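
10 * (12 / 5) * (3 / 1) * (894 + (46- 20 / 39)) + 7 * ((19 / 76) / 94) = 67643.10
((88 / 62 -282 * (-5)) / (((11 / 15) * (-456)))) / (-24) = 109385 / 621984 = 0.18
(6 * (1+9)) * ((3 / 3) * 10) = 600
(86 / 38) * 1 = 43 / 19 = 2.26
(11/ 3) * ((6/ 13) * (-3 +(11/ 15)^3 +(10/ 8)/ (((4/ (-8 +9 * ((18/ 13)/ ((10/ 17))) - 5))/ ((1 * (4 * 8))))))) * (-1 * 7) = -535408412/ 570375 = -938.70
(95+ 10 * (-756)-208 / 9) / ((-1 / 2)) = 134786 / 9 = 14976.22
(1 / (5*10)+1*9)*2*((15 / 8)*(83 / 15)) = 37433 / 200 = 187.16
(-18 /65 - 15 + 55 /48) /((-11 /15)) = 44089 /2288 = 19.27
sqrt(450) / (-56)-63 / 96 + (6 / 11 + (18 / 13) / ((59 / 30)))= 160167 / 269984-15 * sqrt(2) / 56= 0.21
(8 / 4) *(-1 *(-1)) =2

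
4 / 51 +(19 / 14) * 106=51385 / 357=143.94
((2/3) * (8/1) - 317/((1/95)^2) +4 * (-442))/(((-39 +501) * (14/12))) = -780733/147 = -5311.11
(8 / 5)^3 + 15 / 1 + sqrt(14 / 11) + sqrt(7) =sqrt(154) / 11 + sqrt(7) + 2387 / 125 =22.87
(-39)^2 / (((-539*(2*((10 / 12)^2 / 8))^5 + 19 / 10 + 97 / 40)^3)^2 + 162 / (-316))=0.26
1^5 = 1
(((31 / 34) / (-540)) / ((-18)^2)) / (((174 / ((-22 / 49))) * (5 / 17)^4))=1675333 / 932318100000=0.00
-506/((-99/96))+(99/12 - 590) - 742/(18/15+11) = -111193/732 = -151.90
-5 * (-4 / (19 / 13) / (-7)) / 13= -20 / 133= -0.15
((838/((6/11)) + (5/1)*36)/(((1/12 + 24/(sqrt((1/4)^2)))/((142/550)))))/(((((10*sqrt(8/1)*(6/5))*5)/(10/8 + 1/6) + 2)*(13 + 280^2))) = -11121298/1356345670416275 + 94203936*sqrt(2)/271269134083255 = 0.00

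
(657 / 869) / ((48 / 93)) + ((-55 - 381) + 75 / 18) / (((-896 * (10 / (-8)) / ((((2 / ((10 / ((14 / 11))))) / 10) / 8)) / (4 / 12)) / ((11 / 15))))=10995928421 / 7508160000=1.46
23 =23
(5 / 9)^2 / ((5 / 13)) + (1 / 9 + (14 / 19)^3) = 729830 / 555579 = 1.31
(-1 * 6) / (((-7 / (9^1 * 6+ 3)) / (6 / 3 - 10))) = -2736 / 7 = -390.86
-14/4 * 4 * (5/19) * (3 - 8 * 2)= 47.89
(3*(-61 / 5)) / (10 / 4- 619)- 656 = -1347958 / 2055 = -655.94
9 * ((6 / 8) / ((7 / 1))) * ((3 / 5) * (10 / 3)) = 1.93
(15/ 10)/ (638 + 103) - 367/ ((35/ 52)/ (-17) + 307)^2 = -68043959279/ 36374430600846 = -0.00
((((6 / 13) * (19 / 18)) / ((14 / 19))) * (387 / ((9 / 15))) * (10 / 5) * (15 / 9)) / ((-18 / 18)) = -388075 / 273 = -1421.52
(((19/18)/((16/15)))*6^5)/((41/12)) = 92340/41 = 2252.20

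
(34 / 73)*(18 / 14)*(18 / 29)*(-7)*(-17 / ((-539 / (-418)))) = 3558168 / 103733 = 34.30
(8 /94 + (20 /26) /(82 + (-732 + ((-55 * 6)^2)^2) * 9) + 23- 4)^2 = 387264853734990194917252848004 /1063209660717127503835611889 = 364.24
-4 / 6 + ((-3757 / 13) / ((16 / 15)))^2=56376163 / 768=73406.46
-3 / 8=-0.38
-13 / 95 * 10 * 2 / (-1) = 52 / 19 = 2.74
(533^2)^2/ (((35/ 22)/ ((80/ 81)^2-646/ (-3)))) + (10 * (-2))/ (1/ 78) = 2519856047207836324/ 229635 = 10973310023331.97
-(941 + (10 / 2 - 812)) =-134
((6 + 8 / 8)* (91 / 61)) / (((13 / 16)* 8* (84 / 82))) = 287 / 183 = 1.57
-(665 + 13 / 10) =-6663 / 10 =-666.30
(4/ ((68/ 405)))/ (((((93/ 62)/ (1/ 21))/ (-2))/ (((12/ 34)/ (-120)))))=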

┄┄┄┄┄┄

The problem:
Return only the stretch of the material above from the line holding "-5 * (-4 / (19 / 13)" through the line holding "((838/((6/11)) + (5/1)*36)/(((1/12", copied exactly.

Response to this task:
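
-5 * (-4 / (19 / 13) / (-7)) / 13= -20 / 133= -0.15
((838/((6/11)) + (5/1)*36)/(((1/12 + 24/(sqrt((1/4)^2)))/((142/550)))))/(((((10*sqrt(8/1)*(6/5))*5)/(10/8 + 1/6) + 2)*(13 + 280^2))) = -11121298/1356345670416275 + 94203936*sqrt(2)/271269134083255 = 0.00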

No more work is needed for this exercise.